* **Saved entries**:
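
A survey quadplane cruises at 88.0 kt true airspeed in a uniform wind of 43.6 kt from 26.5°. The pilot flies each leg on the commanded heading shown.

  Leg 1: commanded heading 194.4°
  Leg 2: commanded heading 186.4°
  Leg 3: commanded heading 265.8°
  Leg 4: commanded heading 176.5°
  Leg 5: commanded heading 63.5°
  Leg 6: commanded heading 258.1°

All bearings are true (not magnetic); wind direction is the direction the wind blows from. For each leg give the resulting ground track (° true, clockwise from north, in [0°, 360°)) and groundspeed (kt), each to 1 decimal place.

Leg 1: heading 194.4°; drift +4.0° → track 198.4°, groundspeed 131.0 kt
Leg 2: heading 186.4°; drift +6.6° → track 193.0°, groundspeed 129.8 kt
Leg 3: heading 265.8°; drift -18.8° → track 247.0°, groundspeed 116.5 kt
Leg 4: heading 176.5°; drift +9.8° → track 186.3°, groundspeed 127.6 kt
Leg 5: heading 63.5°; drift +26.3° → track 89.8°, groundspeed 59.3 kt
Leg 6: heading 258.1°; drift -16.5° → track 241.6°, groundspeed 120.0 kt

Leg 1: track=198.4°, groundspeed=131.0 kt
Leg 2: track=193.0°, groundspeed=129.8 kt
Leg 3: track=247.0°, groundspeed=116.5 kt
Leg 4: track=186.3°, groundspeed=127.6 kt
Leg 5: track=89.8°, groundspeed=59.3 kt
Leg 6: track=241.6°, groundspeed=120.0 kt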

* **Exercise objective**: Please give again the lines above between the line holding "Leg 3: commanded heading 265.8°" and the line holding "Leg 6: commanded heading 258.1°", inclusive, exactly as they are and with nothing added.

* **Response for this exercise**:
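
  Leg 3: commanded heading 265.8°
  Leg 4: commanded heading 176.5°
  Leg 5: commanded heading 63.5°
  Leg 6: commanded heading 258.1°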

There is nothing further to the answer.